§ **AIM OF THE EXERCISE**:
Scan the records below for the word "fuzzy" and give only the number of lines that hold it.

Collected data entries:
>>>>>
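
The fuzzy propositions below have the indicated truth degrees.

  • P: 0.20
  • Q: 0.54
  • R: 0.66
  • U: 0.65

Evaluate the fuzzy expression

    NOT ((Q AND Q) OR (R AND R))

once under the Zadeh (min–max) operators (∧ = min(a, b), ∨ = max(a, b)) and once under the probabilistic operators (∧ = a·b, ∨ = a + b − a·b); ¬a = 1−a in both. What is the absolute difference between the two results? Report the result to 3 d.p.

Under Zadeh (min–max):
  Q AND Q = min(a, b) on (0.54, 0.54) = 0.54
  R AND R = min(a, b) on (0.66, 0.66) = 0.66
  (Q AND Q) OR (R AND R) = max(a, b) on (0.54, 0.66) = 0.66
  NOT ((Q AND Q) OR (R AND R)) = 1 − 0.66 = 0.34
  → value = 0.3400
Under probabilistic:
  Q AND Q = a·b on (0.5400, 0.5400) = 0.2916
  R AND R = a·b on (0.6600, 0.6600) = 0.4356
  (Q AND Q) OR (R AND R) = a + b − a·b on (0.2916, 0.4356) = 0.6002
  NOT ((Q AND Q) OR (R AND R)) = 1 − 0.6002 = 0.3998
  → value = 0.3998
|0.3400 − 0.3998| = 0.060

0.060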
<<<<<
§ **REPLY**:
2